> _EXERCISE AIM_
Every word of the data below has to be copied faithfully.

> _RECORDS PROVIDED_
◇ ◇ ◇ ◇

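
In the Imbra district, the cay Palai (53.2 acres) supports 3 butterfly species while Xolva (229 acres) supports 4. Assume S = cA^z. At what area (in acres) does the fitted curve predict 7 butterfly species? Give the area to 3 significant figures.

z = ln(4/3) / ln(229/53.2) = 0.2877 / 1.4597 = 0.1971
c = 3 / 53.2^0.1971 = 3 / 2.189 = 1.371
A = (7/1.371)^(1/0.1971) ⇒ ln A = ln(5.107)/0.1971 = 8.2731
A = e^8.2731 ≈ 3917 acres

3920 acres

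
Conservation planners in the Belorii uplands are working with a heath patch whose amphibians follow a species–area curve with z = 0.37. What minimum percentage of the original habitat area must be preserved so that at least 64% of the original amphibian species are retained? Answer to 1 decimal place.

Need (A_new/A_old)^0.37 = 0.64, so A_new/A_old = 0.64^(1/0.37) = 0.64^2.703
ln(A_new/A_old) = ln 0.64 / 0.37 = -0.4463 / 0.37 = -1.2062
A_new/A_old = e^-1.2062 ≈ 0.2993

29.9%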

◇ ◇ ◇ ◇

> _WRITTEN RESPONSE_
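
In the Imbra district, the cay Palai (53.2 acres) supports 3 butterfly species while Xolva (229 acres) supports 4. Assume S = cA^z. At what area (in acres) does the fitted curve predict 7 butterfly species? Give the area to 3 significant figures.

z = ln(4/3) / ln(229/53.2) = 0.2877 / 1.4597 = 0.1971
c = 3 / 53.2^0.1971 = 3 / 2.189 = 1.371
A = (7/1.371)^(1/0.1971) ⇒ ln A = ln(5.107)/0.1971 = 8.2731
A = e^8.2731 ≈ 3917 acres

3920 acres

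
Conservation planners in the Belorii uplands are working with a heath patch whose amphibians follow a species–area curve with z = 0.37. What minimum percentage of the original habitat area must be preserved so that at least 64% of the original amphibian species are retained? Answer to 1 decimal place.

Need (A_new/A_old)^0.37 = 0.64, so A_new/A_old = 0.64^(1/0.37) = 0.64^2.703
ln(A_new/A_old) = ln 0.64 / 0.37 = -0.4463 / 0.37 = -1.2062
A_new/A_old = e^-1.2062 ≈ 0.2993

29.9%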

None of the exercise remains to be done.